→ **TASK**
Work through the records below and copy every line that includes "hypothesis".

Extracted data entries
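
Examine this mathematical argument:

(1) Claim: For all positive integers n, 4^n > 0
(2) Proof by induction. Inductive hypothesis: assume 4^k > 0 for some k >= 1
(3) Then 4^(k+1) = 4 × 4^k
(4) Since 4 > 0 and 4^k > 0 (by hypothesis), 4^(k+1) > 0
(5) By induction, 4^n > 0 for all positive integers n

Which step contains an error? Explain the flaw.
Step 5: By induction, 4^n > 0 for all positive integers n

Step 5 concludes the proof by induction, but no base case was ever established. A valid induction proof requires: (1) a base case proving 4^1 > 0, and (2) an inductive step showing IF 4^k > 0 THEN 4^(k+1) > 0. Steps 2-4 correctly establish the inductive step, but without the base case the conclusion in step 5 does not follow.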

→ **SOLUTION TO THIS EXERCISE**
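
(2) Proof by induction. Inductive hypothesis: assume 4^k > 0 for some k >= 1
(4) Since 4 > 0 and 4^k > 0 (by hypothesis), 4^(k+1) > 0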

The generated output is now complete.